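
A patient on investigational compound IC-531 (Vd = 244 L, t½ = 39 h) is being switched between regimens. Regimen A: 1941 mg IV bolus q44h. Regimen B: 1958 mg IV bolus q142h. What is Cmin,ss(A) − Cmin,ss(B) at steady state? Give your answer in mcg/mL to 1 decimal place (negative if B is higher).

Regimen A: f = (1/2)^(44/39) ≈ 0.4575; Cmin,ss = (1941/244)·f/(1−f) ≈ 6.709 mcg/mL.
Regimen B: f = (1/2)^(142/39) ≈ 0.0802; Cmin,ss = (1958/244)·f/(1−f) ≈ 0.700 mcg/mL.
Difference ≈ 6.709 − 0.700 ≈ 6.009 mcg/mL.

6.0 mcg/mL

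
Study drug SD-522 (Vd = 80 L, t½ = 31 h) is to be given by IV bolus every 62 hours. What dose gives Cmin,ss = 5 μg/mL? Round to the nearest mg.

1200 mg

τ/t½ = 62/31 ≈ 2, so f = (1/2)^(62/31) ≈ 0.250000.
Cmin,ss = (D/Vd)·f/(1−f), so D = Cmin,ss·Vd·(1−f)/f.
D = 5 × 80 × (1−f)/f ≈ 5 × 80 × 3.00000 ≈ 1200.00 mg.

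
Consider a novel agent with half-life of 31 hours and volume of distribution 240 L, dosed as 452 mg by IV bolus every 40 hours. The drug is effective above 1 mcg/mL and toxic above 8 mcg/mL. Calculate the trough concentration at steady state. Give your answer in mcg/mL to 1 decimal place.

1.3 mcg/mL

Over one 40-h interval, 40/31 ≈ 1.2903 half-lives elapse, leaving f ≈ 0.4089 of each dose.
At steady state, accumulation factor R = 1/(1 − e^(−kτ)) ≈ 1.6918.
Each bolus raises the concentration by D/Vd = 452/240 ≈ 1.883 mcg/mL.
Cmax,ss = C₀/(1 − f) ≈ 1.883/0.5911 ≈ 3.186 mcg/mL.
One interval later, Cmin,ss = Cmax,ss·e^(−kτ) ≈ 3.186 × 0.4089 ≈ 1.303 mcg/mL.
Trough 1.3 mcg/mL vs MEC 1 mcg/mL: adequate.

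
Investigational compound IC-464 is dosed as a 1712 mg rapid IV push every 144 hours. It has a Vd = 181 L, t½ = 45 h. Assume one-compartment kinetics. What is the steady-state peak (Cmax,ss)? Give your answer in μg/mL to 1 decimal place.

τ/t½ = 144/45 ≈ 3.2, so fraction remaining f = (1/2)^(144/45) ≈ 0.1088.
Accumulation ratio R = 1/(1 − f) ≈ 1/0.8912 ≈ 1.1221.
Single-dose peak C₀ = D/Vd = 1712/181 ≈ 9.459 μg/mL.
Cmax,ss = C₀/(1 − f) ≈ 9.459/0.8912 ≈ 10.614 μg/mL.

10.6 μg/mL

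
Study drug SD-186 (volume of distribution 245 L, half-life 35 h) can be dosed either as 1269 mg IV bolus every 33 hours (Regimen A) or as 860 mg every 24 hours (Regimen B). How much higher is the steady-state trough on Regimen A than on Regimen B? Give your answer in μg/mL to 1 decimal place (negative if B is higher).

Regimen A: f = (1/2)^(33/35) ≈ 0.5202; Cmin,ss = (1269/245)·f/(1−f) ≈ 5.616 μg/mL.
Regimen B: f = (1/2)^(24/35) ≈ 0.6217; Cmin,ss = (860/245)·f/(1−f) ≈ 5.769 μg/mL.
Difference ≈ 5.616 − 5.769 ≈ -0.153 μg/mL.

-0.2 μg/mL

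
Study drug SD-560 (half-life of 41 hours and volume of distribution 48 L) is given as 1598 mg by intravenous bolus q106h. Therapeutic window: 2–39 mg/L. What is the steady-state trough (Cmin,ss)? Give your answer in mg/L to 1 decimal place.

k = ln2/t½ = ln2/41 ≈ 0.016906 h⁻¹; fraction remaining f = e^(−kτ) = e^(−0.016906×106) ≈ 0.1666.
Single-dose peak C₀ = D/Vd = 1598/48 ≈ 33.292 mg/L.
Steady-state trough Cmin,ss = C₀·f/(1−f) ≈ 33.292 × 0.1666/0.8334 ≈ 6.655 mg/L.
Trough 6.7 mg/L vs MEC 2 mg/L: adequate.

6.7 mg/L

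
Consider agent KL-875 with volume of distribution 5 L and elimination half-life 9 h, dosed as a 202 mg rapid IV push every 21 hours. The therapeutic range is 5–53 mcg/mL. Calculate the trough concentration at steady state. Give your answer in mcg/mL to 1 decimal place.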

§

Faithfully transcribe the whole of the data.

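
A patient on investigational compound IC-531 (Vd = 244 L, t½ = 39 h) is being switched between regimens. Regimen A: 1941 mg IV bolus q44h. Regimen B: 1958 mg IV bolus q142h. What is Cmin,ss(A) − Cmin,ss(B) at steady state? Give your answer in mcg/mL to 1 decimal place (negative if B is higher).

Regimen A: f = (1/2)^(44/39) ≈ 0.4575; Cmin,ss = (1941/244)·f/(1−f) ≈ 6.709 mcg/mL.
Regimen B: f = (1/2)^(142/39) ≈ 0.0802; Cmin,ss = (1958/244)·f/(1−f) ≈ 0.700 mcg/mL.
Difference ≈ 6.709 − 0.700 ≈ 6.009 mcg/mL.

6.0 mcg/mL

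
Study drug SD-522 (Vd = 80 L, t½ = 31 h) is to be given by IV bolus every 62 hours. What dose gives Cmin,ss = 5 μg/mL? Round to the nearest mg.

1200 mg

τ/t½ = 62/31 ≈ 2, so f = (1/2)^(62/31) ≈ 0.250000.
Cmin,ss = (D/Vd)·f/(1−f), so D = Cmin,ss·Vd·(1−f)/f.
D = 5 × 80 × (1−f)/f ≈ 5 × 80 × 3.00000 ≈ 1200.00 mg.

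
Consider a novel agent with half-life of 31 hours and volume of distribution 240 L, dosed as 452 mg by IV bolus every 40 hours. The drug is effective above 1 mcg/mL and toxic above 8 mcg/mL. Calculate the trough concentration at steady state. Give your answer in mcg/mL to 1 decimal place.

1.3 mcg/mL

Over one 40-h interval, 40/31 ≈ 1.2903 half-lives elapse, leaving f ≈ 0.4089 of each dose.
At steady state, accumulation factor R = 1/(1 − e^(−kτ)) ≈ 1.6918.
Each bolus raises the concentration by D/Vd = 452/240 ≈ 1.883 mcg/mL.
Cmax,ss = C₀/(1 − f) ≈ 1.883/0.5911 ≈ 3.186 mcg/mL.
One interval later, Cmin,ss = Cmax,ss·e^(−kτ) ≈ 3.186 × 0.4089 ≈ 1.303 mcg/mL.
Trough 1.3 mcg/mL vs MEC 1 mcg/mL: adequate.

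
Investigational compound IC-464 is dosed as a 1712 mg rapid IV push every 144 hours. It has a Vd = 181 L, t½ = 45 h. Assume one-compartment kinetics. What is the steady-state peak (Cmax,ss)? Give your answer in μg/mL to 1 decimal place.

τ/t½ = 144/45 ≈ 3.2, so fraction remaining f = (1/2)^(144/45) ≈ 0.1088.
Accumulation ratio R = 1/(1 − f) ≈ 1/0.8912 ≈ 1.1221.
Single-dose peak C₀ = D/Vd = 1712/181 ≈ 9.459 μg/mL.
Cmax,ss = C₀/(1 − f) ≈ 9.459/0.8912 ≈ 10.614 μg/mL.

10.6 μg/mL

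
Study drug SD-186 (volume of distribution 245 L, half-life 35 h) can be dosed either as 1269 mg IV bolus every 33 hours (Regimen A) or as 860 mg every 24 hours (Regimen B). How much higher is the steady-state trough on Regimen A than on Regimen B? Give your answer in μg/mL to 1 decimal place (negative if B is higher).

Regimen A: f = (1/2)^(33/35) ≈ 0.5202; Cmin,ss = (1269/245)·f/(1−f) ≈ 5.616 μg/mL.
Regimen B: f = (1/2)^(24/35) ≈ 0.6217; Cmin,ss = (860/245)·f/(1−f) ≈ 5.769 μg/mL.
Difference ≈ 5.616 − 5.769 ≈ -0.153 μg/mL.

-0.2 μg/mL

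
Study drug SD-560 (half-life of 41 hours and volume of distribution 48 L) is given as 1598 mg by intravenous bolus q106h. Therapeutic window: 2–39 mg/L. What is the steady-state trough (Cmin,ss)? Give your answer in mg/L to 1 decimal place.

k = ln2/t½ = ln2/41 ≈ 0.016906 h⁻¹; fraction remaining f = e^(−kτ) = e^(−0.016906×106) ≈ 0.1666.
Single-dose peak C₀ = D/Vd = 1598/48 ≈ 33.292 mg/L.
Steady-state trough Cmin,ss = C₀·f/(1−f) ≈ 33.292 × 0.1666/0.8334 ≈ 6.655 mg/L.
Trough 6.7 mg/L vs MEC 2 mg/L: adequate.

6.7 mg/L

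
Consider agent KL-875 with volume of distribution 5 L and elimination half-life 9 h, dosed as a 202 mg rapid IV push every 21 hours. The therapeutic range is 5–53 mcg/mL. Calculate the trough concentration at steady state. Give your answer in mcg/mL to 1 decimal place.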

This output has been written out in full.